WHAT YOU NEED TO DO:
The answer must consist solely of the line containing "Two initial-rate assays of enzyme" and every line after it in the records below, through the last, each reproduced exactly.

DATA FOR THIS TASK:

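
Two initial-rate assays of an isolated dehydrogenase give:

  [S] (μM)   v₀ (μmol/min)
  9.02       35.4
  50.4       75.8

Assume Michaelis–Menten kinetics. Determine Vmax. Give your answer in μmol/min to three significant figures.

In reciprocal form, 1/v = (Km/Vmax)·(1/[S]) + 1/Vmax. The two points give (1/[S], 1/v) = (0.1109, 0.02825) and (0.01984, 0.01319).
Slope = (0.02825 − 0.01319)/(0.1109 − 0.01984) = 0.1654; intercept = 0.02825 − 0.1654×0.1109 = 0.009911.
Vmax = 1/intercept = 101 μmol/min; Km = slope × Vmax = 0.1654 × 101 = 16.7 μM.

101 μmol/min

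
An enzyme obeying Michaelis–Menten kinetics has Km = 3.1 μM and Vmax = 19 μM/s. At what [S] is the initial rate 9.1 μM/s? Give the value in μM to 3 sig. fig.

2.85 μM

Rearranging v = Vmax[S]/(Km+[S]) gives [S] = Km·v/(Vmax − v).
[S] = 3.1 × 9.1 / (19 − 9.1) = 28.21/9.900 = 2.85 μM.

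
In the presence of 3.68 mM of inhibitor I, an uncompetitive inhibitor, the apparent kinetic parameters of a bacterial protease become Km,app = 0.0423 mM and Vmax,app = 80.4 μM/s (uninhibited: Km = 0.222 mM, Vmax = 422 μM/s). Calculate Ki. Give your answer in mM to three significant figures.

Uncompetitive: Vmax,app = Vmax/α (and Km,app = Km/α) with α = 1 + [I]/Ki.
α = Vmax/Vmax,app = 422/80.4 = 5.249.
Since α = 1 + [I]/Ki, [I]/Ki = 5.249 − 1 = 4.249 and Ki = 3.68/4.249 = 0.866 mM.

0.866 mM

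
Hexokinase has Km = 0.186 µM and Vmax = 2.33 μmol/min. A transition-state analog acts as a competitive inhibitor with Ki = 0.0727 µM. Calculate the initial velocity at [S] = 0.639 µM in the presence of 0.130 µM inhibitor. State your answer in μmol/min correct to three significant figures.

With α = 1 + [I]/Ki = 1 + 0.130/0.0727 = 2.788, the competitive rate law is v = Vmax[S] / (αKm + [S]).
v = 2.33×0.639 / (2.788×0.186 + 0.639) = 1.489/1.158 = 1.29 μmol/min.

1.29 μmol/min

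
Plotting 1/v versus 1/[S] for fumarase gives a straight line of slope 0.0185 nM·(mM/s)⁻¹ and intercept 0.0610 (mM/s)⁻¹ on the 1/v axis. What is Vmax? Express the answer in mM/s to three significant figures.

16.4 mM/s

The y-intercept of a Lineweaver–Burk plot equals 1/Vmax, so Vmax = 1/0.0610 = 16.4 mM/s.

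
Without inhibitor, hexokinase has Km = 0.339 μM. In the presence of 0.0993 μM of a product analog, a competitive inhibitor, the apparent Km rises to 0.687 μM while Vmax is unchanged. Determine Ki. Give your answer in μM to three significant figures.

0.0967 μM

Competitive: Km,app = α·Km with α = 1 + [I]/Ki.
α = Km,app/Km = 0.687/0.339 = 2.027.
Since α = 1 + [I]/Ki, [I]/Ki = 2.027 − 1 = 1.027 and Ki = 0.0993/1.027 = 0.0967 μM.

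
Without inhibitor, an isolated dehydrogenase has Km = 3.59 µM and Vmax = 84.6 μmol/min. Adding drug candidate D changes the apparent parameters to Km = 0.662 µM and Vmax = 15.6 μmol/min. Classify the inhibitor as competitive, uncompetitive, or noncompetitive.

uncompetitive

Both Km and Vmax decrease by the same factor (~5.42-fold) — characteristic of uncompetitive inhibition.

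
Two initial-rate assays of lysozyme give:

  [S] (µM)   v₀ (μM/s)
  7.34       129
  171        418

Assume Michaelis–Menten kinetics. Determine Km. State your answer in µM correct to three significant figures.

In reciprocal form, 1/v = (Km/Vmax)·(1/[S]) + 1/Vmax. The two points give (1/[S], 1/v) = (0.1362, 0.007752) and (0.005848, 0.002392).
Slope = (0.007752 − 0.002392)/(0.1362 − 0.005848) = 0.04110; intercept = 0.007752 − 0.04110×0.1362 = 0.002152.
Vmax = 1/intercept = 465 μM/s; Km = slope × Vmax = 0.04110 × 465 = 19.1 µM.

19.1 µM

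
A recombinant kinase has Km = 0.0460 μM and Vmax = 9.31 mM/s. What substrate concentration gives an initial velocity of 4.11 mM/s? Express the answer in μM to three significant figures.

The required fractional saturation is v/Vmax = 4.11/9.31 = 0.4415.
Then [S]/(Km+[S]) = 0.4415 ⇒ [S] = 0.0460 × 0.4415/(1 − 0.4415) = 0.0364 μM.

0.0364 μM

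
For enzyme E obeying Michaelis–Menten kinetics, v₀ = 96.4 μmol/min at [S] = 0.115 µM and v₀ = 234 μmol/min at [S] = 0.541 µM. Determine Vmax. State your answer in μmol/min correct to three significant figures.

From v = Vmax[S]/(Km+[S]), each point gives Vmax = v(Km+[S])/[S].
Equating: 96.4(Km+0.115)/0.115 = 234(Km+0.541)/0.541.
838.3·Km + 96.4 = 432.5·Km + 234, so (838.3 − 432.5)·Km = 234 − 96.4.
Km = 137.6/405.7 = 0.339 µM; then Vmax = 96.4(0.339+0.115)/0.115 = 381 μmol/min.

381 μmol/min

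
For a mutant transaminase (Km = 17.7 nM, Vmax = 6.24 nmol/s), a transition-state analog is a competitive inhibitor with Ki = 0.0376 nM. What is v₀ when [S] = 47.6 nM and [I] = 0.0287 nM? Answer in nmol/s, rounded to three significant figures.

α = 1 + [I]/Ki = 1 + 0.0287/0.0376 = 1.763.
For a competitive inhibitor, Vmax is unchanged and the apparent Km becomes α·Km: Km,app = 31.2 nM, Vmax,app = 6.24 nmol/s.
v = Vmax,app·[S]/(Km,app + [S]) = 6.24 × 47.6/(31.2 + 47.6) = 3.77 nmol/s.

3.77 nmol/s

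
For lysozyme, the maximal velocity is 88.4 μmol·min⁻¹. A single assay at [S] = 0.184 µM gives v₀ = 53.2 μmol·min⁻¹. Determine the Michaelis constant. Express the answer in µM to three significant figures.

0.122 µM

From v = Vmax[S]/(Km+[S]), Km = [S](Vmax − v)/v.
Km = 0.184 × (88.4 − 53.2) / 53.2 = 6.477/53.2 = 0.122 µM.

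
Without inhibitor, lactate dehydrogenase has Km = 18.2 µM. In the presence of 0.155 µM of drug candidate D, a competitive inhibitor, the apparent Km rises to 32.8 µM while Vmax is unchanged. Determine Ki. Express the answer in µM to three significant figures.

Competitive: Km,app = α·Km with α = 1 + [I]/Ki.
α = Km,app/Km = 32.8/18.2 = 1.802.
Ki = [I]/(α − 1) = 0.155/0.8022 = 0.193 µM.

0.193 µM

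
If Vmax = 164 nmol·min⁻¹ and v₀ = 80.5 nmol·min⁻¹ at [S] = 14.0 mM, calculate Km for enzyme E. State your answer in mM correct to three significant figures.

From v = Vmax[S]/(Km+[S]), Km = [S](Vmax − v)/v.
Km = 14.0 × (164 − 80.5) / 80.5 = 1169/80.5 = 14.5 mM.

14.5 mM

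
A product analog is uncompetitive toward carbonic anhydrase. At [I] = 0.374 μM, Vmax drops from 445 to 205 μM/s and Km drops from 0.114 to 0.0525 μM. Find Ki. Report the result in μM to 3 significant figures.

Uncompetitive: Vmax,app = Vmax/α (and Km,app = Km/α) with α = 1 + [I]/Ki.
α = Vmax/Vmax,app = 445/205 = 2.171.
Ki = [I]/(α − 1) = 0.374/1.171 = 0.319 μM.

0.319 μM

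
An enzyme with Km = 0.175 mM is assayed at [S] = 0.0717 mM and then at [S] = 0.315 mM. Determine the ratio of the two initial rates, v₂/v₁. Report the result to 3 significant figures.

2.21

Since Vmax cancels, v₂/v₁ = [S]₂(Km+[S]₁) / [S]₁(Km+[S]₂).
= 0.315×(0.175+0.0717) / (0.0717×(0.175+0.315)) = 0.07771/0.03513 = 2.21.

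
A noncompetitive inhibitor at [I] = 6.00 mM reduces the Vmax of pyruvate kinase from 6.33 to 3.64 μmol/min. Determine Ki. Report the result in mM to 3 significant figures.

Noncompetitive: Vmax,app = Vmax/α with α = 1 + [I]/Ki.
α = Vmax/Vmax,app = 6.33/3.64 = 1.739.
Since α = 1 + [I]/Ki, [I]/Ki = 1.739 − 1 = 0.7390 and Ki = 6.00/0.7390 = 8.12 mM.

8.12 mM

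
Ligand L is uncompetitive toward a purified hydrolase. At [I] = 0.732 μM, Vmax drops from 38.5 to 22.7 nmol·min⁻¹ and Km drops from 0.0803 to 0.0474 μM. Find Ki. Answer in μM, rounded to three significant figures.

Uncompetitive: Vmax,app = Vmax/α (and Km,app = Km/α) with α = 1 + [I]/Ki.
α = Vmax/Vmax,app = 38.5/22.7 = 1.696.
Since α = 1 + [I]/Ki, [I]/Ki = 1.696 − 1 = 0.6960 and Ki = 0.732/0.6960 = 1.05 μM.

1.05 μM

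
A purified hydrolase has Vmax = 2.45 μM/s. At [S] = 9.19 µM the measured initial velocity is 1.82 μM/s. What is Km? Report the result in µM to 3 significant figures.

3.18 µM

v/Vmax = 1.82/2.45 = 0.7429 = [S]/(Km+[S]).
So Km + [S] = [S]/0.7429 = 12.37 µM, giving Km = 12.37 − 9.19 = 3.18 µM.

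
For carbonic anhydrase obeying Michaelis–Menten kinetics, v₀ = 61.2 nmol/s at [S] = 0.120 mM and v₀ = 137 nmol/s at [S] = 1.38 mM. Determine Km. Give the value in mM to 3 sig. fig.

0.185 mM

From v = Vmax[S]/(Km+[S]), each point gives Vmax = v(Km+[S])/[S].
Equating: 61.2(Km+0.120)/0.120 = 137(Km+1.38)/1.38.
510.0·Km + 61.2 = 99.28·Km + 137, so (510.0 − 99.28)·Km = 137 − 61.2.
Km = 75.80/410.7 = 0.185 mM; then Vmax = 61.2(0.185+0.120)/0.120 = 155 nmol/s.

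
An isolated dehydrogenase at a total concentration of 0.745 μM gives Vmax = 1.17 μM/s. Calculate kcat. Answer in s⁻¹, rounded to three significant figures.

1.57 s⁻¹

kcat = Vmax/[E]total = 1.17 μM/s / 0.745 μM = 1.57 s⁻¹.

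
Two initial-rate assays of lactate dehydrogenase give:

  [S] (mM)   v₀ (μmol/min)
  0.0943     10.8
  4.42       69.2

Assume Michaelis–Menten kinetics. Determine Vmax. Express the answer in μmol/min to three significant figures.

In reciprocal form, 1/v = (Km/Vmax)·(1/[S]) + 1/Vmax. The two points give (1/[S], 1/v) = (10.60, 0.09259) and (0.2262, 0.01445).
Slope = (0.09259 − 0.01445)/(10.60 − 0.2262) = 0.007529; intercept = 0.09259 − 0.007529×10.60 = 0.01275.
Vmax = 1/intercept = 78.4 μmol/min; Km = slope × Vmax = 0.007529 × 78.4 = 0.591 mM.

78.4 μmol/min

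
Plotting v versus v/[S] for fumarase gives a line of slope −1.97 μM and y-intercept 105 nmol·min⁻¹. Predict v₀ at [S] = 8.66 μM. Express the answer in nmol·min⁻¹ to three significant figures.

In the Eadie–Hofstee form v = Vmax − Km·(v/[S]), the slope is −Km and the intercept is Vmax, so Km = 1.97 μM and Vmax = 105 nmol·min⁻¹.
v = 105 × 8.66/(1.97 + 8.66) = 85.5 nmol·min⁻¹.

85.5 nmol·min⁻¹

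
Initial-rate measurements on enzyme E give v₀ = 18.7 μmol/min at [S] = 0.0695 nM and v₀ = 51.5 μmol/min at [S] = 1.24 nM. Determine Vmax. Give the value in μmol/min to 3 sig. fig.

In reciprocal form, 1/v = (Km/Vmax)·(1/[S]) + 1/Vmax. The two points give (1/[S], 1/v) = (14.39, 0.05348) and (0.8065, 0.01942).
Slope = (0.05348 − 0.01942)/(14.39 − 0.8065) = 0.002508; intercept = 0.05348 − 0.002508×14.39 = 0.01740.
Vmax = 1/intercept = 57.5 μmol/min; Km = slope × Vmax = 0.002508 × 57.5 = 0.144 nM.

57.5 μmol/min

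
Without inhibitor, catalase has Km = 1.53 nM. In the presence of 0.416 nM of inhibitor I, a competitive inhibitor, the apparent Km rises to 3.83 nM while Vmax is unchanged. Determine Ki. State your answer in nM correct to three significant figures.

0.277 nM

Competitive: Km,app = α·Km with α = 1 + [I]/Ki.
α = Km,app/Km = 3.83/1.53 = 2.503.
Since α = 1 + [I]/Ki, [I]/Ki = 2.503 − 1 = 1.503 and Ki = 0.416/1.503 = 0.277 nM.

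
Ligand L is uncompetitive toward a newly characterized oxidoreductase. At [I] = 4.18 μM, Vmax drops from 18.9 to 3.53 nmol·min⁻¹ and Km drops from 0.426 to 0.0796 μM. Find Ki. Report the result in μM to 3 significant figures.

0.960 μM

Uncompetitive: Vmax,app = Vmax/α (and Km,app = Km/α) with α = 1 + [I]/Ki.
α = Vmax/Vmax,app = 18.9/3.53 = 5.354.
Since α = 1 + [I]/Ki, [I]/Ki = 5.354 − 1 = 4.354 and Ki = 4.18/4.354 = 0.960 μM.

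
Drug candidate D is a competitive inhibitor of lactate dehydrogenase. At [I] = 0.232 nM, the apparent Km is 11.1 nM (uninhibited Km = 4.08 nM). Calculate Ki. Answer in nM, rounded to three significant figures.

0.135 nM

Competitive: Km,app = α·Km with α = 1 + [I]/Ki.
α = Km,app/Km = 11.1/4.08 = 2.721.
Since α = 1 + [I]/Ki, [I]/Ki = 2.721 − 1 = 1.721 and Ki = 0.232/1.721 = 0.135 nM.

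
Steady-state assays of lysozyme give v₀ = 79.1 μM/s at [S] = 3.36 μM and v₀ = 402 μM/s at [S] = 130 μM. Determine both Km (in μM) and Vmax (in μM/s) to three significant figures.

From v = Vmax[S]/(Km+[S]), each point gives Vmax = v(Km+[S])/[S].
Equating: 79.1(Km+3.36)/3.36 = 402(Km+130)/130.
23.54·Km + 79.1 = 3.092·Km + 402, so (23.54 − 3.092)·Km = 402 − 79.1.
Km = 322.9/20.45 = 15.8 μM; then Vmax = 79.1(15.8+3.36)/3.36 = 451 μM/s.

Km = 15.8 μM; Vmax = 451 μM/s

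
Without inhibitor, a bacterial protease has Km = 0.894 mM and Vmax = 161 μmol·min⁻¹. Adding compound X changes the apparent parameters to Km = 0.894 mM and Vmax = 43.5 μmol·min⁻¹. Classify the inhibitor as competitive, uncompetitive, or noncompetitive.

noncompetitive

Vmax decreases (161 → 43.5 μmol·min⁻¹) while Km is unchanged — pure noncompetitive inhibition.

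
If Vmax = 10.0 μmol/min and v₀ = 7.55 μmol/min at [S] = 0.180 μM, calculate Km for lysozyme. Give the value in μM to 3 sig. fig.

From v = Vmax[S]/(Km+[S]), Km = [S](Vmax − v)/v.
Km = 0.180 × (10.0 − 7.55) / 7.55 = 0.4410/7.55 = 0.0584 μM.

0.0584 μM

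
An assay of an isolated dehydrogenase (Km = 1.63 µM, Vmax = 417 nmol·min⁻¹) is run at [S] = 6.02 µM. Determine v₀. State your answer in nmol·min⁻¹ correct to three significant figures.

328 nmol·min⁻¹

[S]/(Km+[S]) = 6.02/7.650 = 0.7869, the fractional saturation.
v = 0.7869 × Vmax = 0.7869 × 417 = 328 nmol·min⁻¹.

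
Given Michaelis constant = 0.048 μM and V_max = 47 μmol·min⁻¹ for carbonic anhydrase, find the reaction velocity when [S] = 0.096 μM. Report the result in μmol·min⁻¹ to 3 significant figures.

31.3 μmol·min⁻¹

[S]/(Km+[S]) = 0.096/0.1440 = 0.6667, the fractional saturation.
v = 0.6667 × Vmax = 0.6667 × 47 = 31.3 μmol·min⁻¹.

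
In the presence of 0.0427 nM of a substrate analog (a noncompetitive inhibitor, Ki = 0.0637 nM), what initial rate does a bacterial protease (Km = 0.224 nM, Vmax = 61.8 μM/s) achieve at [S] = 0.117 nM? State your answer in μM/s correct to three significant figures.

α = 1 + [I]/Ki = 1 + 0.0427/0.0637 = 1.670.
For a noncompetitive inhibitor, Vmax is reduced to Vmax/α while Km is unchanged: Km,app = 0.224 nM, Vmax,app = 37.0 μM/s.
v = Vmax,app·[S]/(Km,app + [S]) = 37.0 × 0.117/(0.224 + 0.117) = 12.7 μM/s.

12.7 μM/s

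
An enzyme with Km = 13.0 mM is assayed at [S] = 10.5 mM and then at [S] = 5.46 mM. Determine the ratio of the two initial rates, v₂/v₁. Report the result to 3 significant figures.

0.662

Since Vmax cancels, v₂/v₁ = [S]₂(Km+[S]₁) / [S]₁(Km+[S]₂).
= 5.46×(13.0+10.5) / (10.5×(13.0+5.46)) = 128.3/193.8 = 0.662.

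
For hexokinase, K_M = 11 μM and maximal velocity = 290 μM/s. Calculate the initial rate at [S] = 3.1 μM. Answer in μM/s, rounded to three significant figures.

[S]/(Km+[S]) = 3.1/14.10 = 0.2199, the fractional saturation.
v = 0.2199 × Vmax = 0.2199 × 290 = 63.8 μM/s.

63.8 μM/s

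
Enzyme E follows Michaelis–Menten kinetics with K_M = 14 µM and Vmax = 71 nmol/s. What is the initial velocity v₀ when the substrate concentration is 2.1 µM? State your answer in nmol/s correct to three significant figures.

9.26 nmol/s

[S]/(Km+[S]) = 2.1/16.10 = 0.1304, the fractional saturation.
v = 0.1304 × Vmax = 0.1304 × 71 = 9.26 nmol/s.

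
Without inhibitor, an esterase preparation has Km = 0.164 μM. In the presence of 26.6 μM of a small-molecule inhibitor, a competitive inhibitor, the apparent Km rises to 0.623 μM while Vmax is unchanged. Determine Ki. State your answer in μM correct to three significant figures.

Competitive: Km,app = α·Km with α = 1 + [I]/Ki.
α = Km,app/Km = 0.623/0.164 = 3.799.
Since α = 1 + [I]/Ki, [I]/Ki = 3.799 − 1 = 2.799 and Ki = 26.6/2.799 = 9.50 μM.

9.50 μM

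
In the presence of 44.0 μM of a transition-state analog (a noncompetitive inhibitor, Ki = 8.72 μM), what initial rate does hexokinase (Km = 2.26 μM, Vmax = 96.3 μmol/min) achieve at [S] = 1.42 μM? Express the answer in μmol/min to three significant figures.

6.15 μmol/min

α = 1 + [I]/Ki = 1 + 44.0/8.72 = 6.046.
For a noncompetitive inhibitor, Vmax is reduced to Vmax/α while Km is unchanged: Km,app = 2.26 μM, Vmax,app = 15.9 μmol/min.
v = Vmax,app·[S]/(Km,app + [S]) = 15.9 × 1.42/(2.26 + 1.42) = 6.15 μmol/min.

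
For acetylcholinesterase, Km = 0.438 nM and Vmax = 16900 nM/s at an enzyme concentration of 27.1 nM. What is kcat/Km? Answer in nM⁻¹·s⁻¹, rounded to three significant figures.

kcat = Vmax/[E]total = 16900/27.1 = 624 s⁻¹.
kcat/Km = 624/0.438 = 1420 nM⁻¹·s⁻¹.

1420 nM⁻¹·s⁻¹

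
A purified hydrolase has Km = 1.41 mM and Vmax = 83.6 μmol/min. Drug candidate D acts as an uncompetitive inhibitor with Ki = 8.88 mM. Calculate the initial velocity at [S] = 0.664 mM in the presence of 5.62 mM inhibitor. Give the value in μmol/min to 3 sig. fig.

22.3 μmol/min

With α = 1 + [I]/Ki = 1 + 5.62/8.88 = 1.633, the uncompetitive rate law is v = (Vmax/α)·[S] / (Km/α + [S]).
v = (83.6/1.633)×0.664 / (1.41/1.633 + 0.664) = 34.00/1.528 = 22.3 μmol/min.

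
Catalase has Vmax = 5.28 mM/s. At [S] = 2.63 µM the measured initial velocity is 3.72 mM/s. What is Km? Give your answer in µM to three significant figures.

v/Vmax = 3.72/5.28 = 0.7045 = [S]/(Km+[S]).
So Km + [S] = [S]/0.7045 = 3.733 µM, giving Km = 3.733 − 2.63 = 1.10 µM.

1.10 µM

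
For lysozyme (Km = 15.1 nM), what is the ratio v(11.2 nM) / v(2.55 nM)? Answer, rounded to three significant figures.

Since Vmax cancels, v₂/v₁ = [S]₂(Km+[S]₁) / [S]₁(Km+[S]₂).
= 11.2×(15.1+2.55) / (2.55×(15.1+11.2)) = 197.7/67.06 = 2.95.

2.95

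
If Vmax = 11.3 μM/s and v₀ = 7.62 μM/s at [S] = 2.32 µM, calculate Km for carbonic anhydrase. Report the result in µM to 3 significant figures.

v/Vmax = 7.62/11.3 = 0.6743 = [S]/(Km+[S]).
So Km + [S] = [S]/0.6743 = 3.440 µM, giving Km = 3.440 − 2.32 = 1.12 µM.

1.12 µM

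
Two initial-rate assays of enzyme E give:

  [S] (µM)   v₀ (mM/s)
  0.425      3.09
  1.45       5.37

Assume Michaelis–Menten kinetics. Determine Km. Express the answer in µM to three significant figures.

From v = Vmax[S]/(Km+[S]), each point gives Vmax = v(Km+[S])/[S].
Equating: 3.09(Km+0.425)/0.425 = 5.37(Km+1.45)/1.45.
7.271·Km + 3.09 = 3.703·Km + 5.37, so (7.271 − 3.703)·Km = 5.37 − 3.09.
Km = 2.280/3.567 = 0.639 µM; then Vmax = 3.09(0.639+0.425)/0.425 = 7.74 mM/s.

0.639 µM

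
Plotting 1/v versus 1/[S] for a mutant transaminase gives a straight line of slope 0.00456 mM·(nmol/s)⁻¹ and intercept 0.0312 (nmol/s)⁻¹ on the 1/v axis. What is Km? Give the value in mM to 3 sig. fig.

0.146 mM

y-intercept = 1/Vmax ⇒ Vmax = 32.1 nmol/s; slope = Km/Vmax ⇒ Km = slope × Vmax.
Km = 0.00456 × 32.1 = 0.146 mM.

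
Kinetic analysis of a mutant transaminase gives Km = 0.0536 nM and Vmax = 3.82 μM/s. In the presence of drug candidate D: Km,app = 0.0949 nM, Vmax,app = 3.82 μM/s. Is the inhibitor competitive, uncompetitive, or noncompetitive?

Km increases (0.0536 → 0.0949 nM) while Vmax is unchanged — the hallmark of competitive inhibition.

competitive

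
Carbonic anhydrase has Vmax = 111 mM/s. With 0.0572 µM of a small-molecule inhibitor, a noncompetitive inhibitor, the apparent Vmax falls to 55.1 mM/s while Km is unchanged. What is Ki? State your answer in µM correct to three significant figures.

Noncompetitive: Vmax,app = Vmax/α with α = 1 + [I]/Ki.
α = Vmax/Vmax,app = 111/55.1 = 2.015.
Since α = 1 + [I]/Ki, [I]/Ki = 2.015 − 1 = 1.015 and Ki = 0.0572/1.015 = 0.0564 µM.

0.0564 µM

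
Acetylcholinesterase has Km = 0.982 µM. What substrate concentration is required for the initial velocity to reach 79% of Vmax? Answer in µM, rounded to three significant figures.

v/Vmax = [S]/(Km+[S]) = 0.79, so [S] = Km·0.79/(1 − 0.79) = 0.982 × 3.762.
[S] = 3.69 µM.

3.69 µM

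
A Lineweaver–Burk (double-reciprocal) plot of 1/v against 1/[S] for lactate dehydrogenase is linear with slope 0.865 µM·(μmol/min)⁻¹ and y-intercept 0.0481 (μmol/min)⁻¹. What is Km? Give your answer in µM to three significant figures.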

ANSWER BOX:
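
Two initial-rate assays of enzyme E give:

  [S] (µM)   v₀ (mM/s)
  0.425      3.09
  1.45       5.37

Assume Michaelis–Menten kinetics. Determine Km. Express the answer in µM to three significant figures.

From v = Vmax[S]/(Km+[S]), each point gives Vmax = v(Km+[S])/[S].
Equating: 3.09(Km+0.425)/0.425 = 5.37(Km+1.45)/1.45.
7.271·Km + 3.09 = 3.703·Km + 5.37, so (7.271 − 3.703)·Km = 5.37 − 3.09.
Km = 2.280/3.567 = 0.639 µM; then Vmax = 3.09(0.639+0.425)/0.425 = 7.74 mM/s.

0.639 µM

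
Plotting 1/v versus 1/[S] for a mutant transaminase gives a straight line of slope 0.00456 mM·(nmol/s)⁻¹ and intercept 0.0312 (nmol/s)⁻¹ on the 1/v axis. What is Km? Give the value in mM to 3 sig. fig.

0.146 mM

y-intercept = 1/Vmax ⇒ Vmax = 32.1 nmol/s; slope = Km/Vmax ⇒ Km = slope × Vmax.
Km = 0.00456 × 32.1 = 0.146 mM.

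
Kinetic analysis of a mutant transaminase gives Km = 0.0536 nM and Vmax = 3.82 μM/s. In the presence of drug candidate D: Km,app = 0.0949 nM, Vmax,app = 3.82 μM/s. Is the inhibitor competitive, uncompetitive, or noncompetitive?

Km increases (0.0536 → 0.0949 nM) while Vmax is unchanged — the hallmark of competitive inhibition.

competitive

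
Carbonic anhydrase has Vmax = 111 mM/s. With 0.0572 µM of a small-molecule inhibitor, a noncompetitive inhibitor, the apparent Vmax falls to 55.1 mM/s while Km is unchanged. What is Ki? State your answer in µM correct to three significant figures.

Noncompetitive: Vmax,app = Vmax/α with α = 1 + [I]/Ki.
α = Vmax/Vmax,app = 111/55.1 = 2.015.
Since α = 1 + [I]/Ki, [I]/Ki = 2.015 − 1 = 1.015 and Ki = 0.0572/1.015 = 0.0564 µM.

0.0564 µM

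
Acetylcholinesterase has Km = 0.982 µM. What substrate concentration is required for the initial velocity to reach 79% of Vmax? Answer in µM, rounded to three significant figures.

v/Vmax = [S]/(Km+[S]) = 0.79, so [S] = Km·0.79/(1 − 0.79) = 0.982 × 3.762.
[S] = 3.69 µM.

3.69 µM

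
A Lineweaver–Burk (double-reciprocal) plot of 1/v against 1/[S] for lactate dehydrogenase is linear with slope 0.865 µM·(μmol/min)⁻¹ and y-intercept 0.0481 (μmol/min)⁻¹. What is Km? Give your answer in µM to three significant figures.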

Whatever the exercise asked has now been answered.